* _EXERCISE OBJECTIVE_
An exact, complete copy of the data that follows is needed.

=== Begin Enclosure ===

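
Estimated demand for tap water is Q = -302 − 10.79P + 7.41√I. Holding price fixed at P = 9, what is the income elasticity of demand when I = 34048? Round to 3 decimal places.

At P = 9, I = 34048: Q = 968.191.
Holding P constant, ∂Q/∂I = 7.41/(2√I) = 0.020079.
η_I = (∂Q/∂I)·(I/Q) = 0.020079 × (34048/968.191) = 0.706.

0.706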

=== End Enclosure ===

* _RESPONSE BELOW_
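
Estimated demand for tap water is Q = -302 − 10.79P + 7.41√I. Holding price fixed at P = 9, what is the income elasticity of demand when I = 34048? Round to 3 decimal places.

At P = 9, I = 34048: Q = 968.191.
Holding P constant, ∂Q/∂I = 7.41/(2√I) = 0.020079.
η_I = (∂Q/∂I)·(I/Q) = 0.020079 × (34048/968.191) = 0.706.

0.706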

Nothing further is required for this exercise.